Records from a data source:
# # # #

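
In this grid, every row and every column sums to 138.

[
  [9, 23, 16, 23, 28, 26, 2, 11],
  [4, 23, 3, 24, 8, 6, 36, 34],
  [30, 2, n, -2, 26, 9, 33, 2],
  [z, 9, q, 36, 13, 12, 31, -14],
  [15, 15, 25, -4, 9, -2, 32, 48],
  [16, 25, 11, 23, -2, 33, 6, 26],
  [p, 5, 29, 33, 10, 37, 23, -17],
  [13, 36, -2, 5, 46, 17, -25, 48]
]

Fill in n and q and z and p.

n = 38, q = 18, z = 33, p = 18

Row 7: 5 + 29 + 33 + 10 + 37 + 23 − 17 = 120, so its missing entry is 138 − 120 = 18.
Column 1: 9 + 4 + 30 + 15 + 16 + 18 + 13 = 105, so its missing entry is 138 − 105 = 33.
Row 4: 33 + 9 + 36 + 13 + 12 + 31 − 14 = 120, so its missing entry is 138 − 120 = 18.
Row 3: 30 + 2 − 2 + 26 + 9 + 33 + 2 = 100, so its missing entry is 138 − 100 = 38.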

# # # #

### Requirement
All of the records need to be transcribed exactly.

### Answer to this task
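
In this grid, every row and every column sums to 138.

[
  [9, 23, 16, 23, 28, 26, 2, 11],
  [4, 23, 3, 24, 8, 6, 36, 34],
  [30, 2, n, -2, 26, 9, 33, 2],
  [z, 9, q, 36, 13, 12, 31, -14],
  [15, 15, 25, -4, 9, -2, 32, 48],
  [16, 25, 11, 23, -2, 33, 6, 26],
  [p, 5, 29, 33, 10, 37, 23, -17],
  [13, 36, -2, 5, 46, 17, -25, 48]
]

Fill in n and q and z and p.

n = 38, q = 18, z = 33, p = 18

Row 7: 5 + 29 + 33 + 10 + 37 + 23 − 17 = 120, so its missing entry is 138 − 120 = 18.
Column 1: 9 + 4 + 30 + 15 + 16 + 18 + 13 = 105, so its missing entry is 138 − 105 = 33.
Row 4: 33 + 9 + 36 + 13 + 12 + 31 − 14 = 120, so its missing entry is 138 − 120 = 18.
Row 3: 30 + 2 − 2 + 26 + 9 + 33 + 2 = 100, so its missing entry is 138 − 100 = 38.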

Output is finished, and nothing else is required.